◆ The task:
Set down every record once more, exactly as given.

* * * *

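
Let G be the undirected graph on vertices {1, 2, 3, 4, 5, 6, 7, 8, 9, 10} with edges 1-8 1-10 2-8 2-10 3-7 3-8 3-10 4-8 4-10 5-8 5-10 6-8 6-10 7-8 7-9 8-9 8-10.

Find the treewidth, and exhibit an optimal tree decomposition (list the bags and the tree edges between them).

Treewidth 2.
One such decomposition:
Bags: B1 = {5, 8, 10}  B2 = {3, 8, 10}  B3 = {3, 7, 8}  B4 = {2, 8, 10}  B5 = {6, 8, 10}  B6 = {4, 8, 10}  B7 = {1, 8, 10}  B8 = {7, 8, 9}
Tree: B1–B2, B2–B3, B1–B4, B1–B5, B5–B6, B2–B7, B3–B8

Each bag holds 3 vertices, so the decomposition has width 2, which upper-bounds the treewidth. For the lower bound, the 3 vertices {7, 8, 9} are pairwise adjacent, and any tree decomposition puts a clique entirely inside one bag — forcing width ≥ 2. Hence tw(G) = 2 exactly.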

* * * *

◆ Task solution:
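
Let G be the undirected graph on vertices {1, 2, 3, 4, 5, 6, 7, 8, 9, 10} with edges 1-8 1-10 2-8 2-10 3-7 3-8 3-10 4-8 4-10 5-8 5-10 6-8 6-10 7-8 7-9 8-9 8-10.

Find the treewidth, and exhibit an optimal tree decomposition (list the bags and the tree edges between them).

Treewidth 2.
One such decomposition:
Bags: B1 = {5, 8, 10}  B2 = {3, 8, 10}  B3 = {3, 7, 8}  B4 = {2, 8, 10}  B5 = {6, 8, 10}  B6 = {4, 8, 10}  B7 = {1, 8, 10}  B8 = {7, 8, 9}
Tree: B1–B2, B2–B3, B1–B4, B1–B5, B5–B6, B2–B7, B3–B8

Each bag holds 3 vertices, so the decomposition has width 2, which upper-bounds the treewidth. For the lower bound, the 3 vertices {7, 8, 9} are pairwise adjacent, and any tree decomposition puts a clique entirely inside one bag — forcing width ≥ 2. Hence tw(G) = 2 exactly.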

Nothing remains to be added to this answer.